● To do: Repeat the entries exactly as they appear.

================================

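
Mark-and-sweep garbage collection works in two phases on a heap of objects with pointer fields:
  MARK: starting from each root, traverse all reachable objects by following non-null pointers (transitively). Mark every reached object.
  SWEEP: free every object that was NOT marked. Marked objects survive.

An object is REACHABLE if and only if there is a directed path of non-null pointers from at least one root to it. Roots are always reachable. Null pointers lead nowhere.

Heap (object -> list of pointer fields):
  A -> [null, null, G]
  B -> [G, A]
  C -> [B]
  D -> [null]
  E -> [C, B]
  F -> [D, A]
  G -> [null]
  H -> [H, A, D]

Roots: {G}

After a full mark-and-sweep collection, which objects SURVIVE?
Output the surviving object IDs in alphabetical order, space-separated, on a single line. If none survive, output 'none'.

Roots: G
Mark G: refs=null, marked=G
Unmarked (collected): A B C D E F H

Answer: G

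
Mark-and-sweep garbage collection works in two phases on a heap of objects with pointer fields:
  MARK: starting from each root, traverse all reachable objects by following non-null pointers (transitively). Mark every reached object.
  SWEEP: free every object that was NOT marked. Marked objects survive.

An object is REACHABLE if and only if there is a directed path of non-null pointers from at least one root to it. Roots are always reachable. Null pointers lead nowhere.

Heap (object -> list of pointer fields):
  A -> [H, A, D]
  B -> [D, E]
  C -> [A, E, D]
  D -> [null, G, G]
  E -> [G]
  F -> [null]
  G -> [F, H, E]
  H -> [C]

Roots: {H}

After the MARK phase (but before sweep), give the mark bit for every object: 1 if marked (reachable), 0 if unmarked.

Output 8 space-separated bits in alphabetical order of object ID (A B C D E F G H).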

================================

● Written solution:
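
Mark-and-sweep garbage collection works in two phases on a heap of objects with pointer fields:
  MARK: starting from each root, traverse all reachable objects by following non-null pointers (transitively). Mark every reached object.
  SWEEP: free every object that was NOT marked. Marked objects survive.

An object is REACHABLE if and only if there is a directed path of non-null pointers from at least one root to it. Roots are always reachable. Null pointers lead nowhere.

Heap (object -> list of pointer fields):
  A -> [null, null, G]
  B -> [G, A]
  C -> [B]
  D -> [null]
  E -> [C, B]
  F -> [D, A]
  G -> [null]
  H -> [H, A, D]

Roots: {G}

After a full mark-and-sweep collection, which objects SURVIVE?
Output the surviving object IDs in alphabetical order, space-separated, on a single line. If none survive, output 'none'.

Roots: G
Mark G: refs=null, marked=G
Unmarked (collected): A B C D E F H

Answer: G

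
Mark-and-sweep garbage collection works in two phases on a heap of objects with pointer fields:
  MARK: starting from each root, traverse all reachable objects by following non-null pointers (transitively). Mark every reached object.
  SWEEP: free every object that was NOT marked. Marked objects survive.

An object is REACHABLE if and only if there is a directed path of non-null pointers from at least one root to it. Roots are always reachable. Null pointers lead nowhere.

Heap (object -> list of pointer fields):
  A -> [H, A, D]
  B -> [D, E]
  C -> [A, E, D]
  D -> [null, G, G]
  E -> [G]
  F -> [null]
  G -> [F, H, E]
  H -> [C]

Roots: {H}

After the MARK phase (but before sweep), give the mark bit for every object: 1 if marked (reachable), 0 if unmarked.

Output 8 space-separated bits in alphabetical order of object ID (A B C D E F G H).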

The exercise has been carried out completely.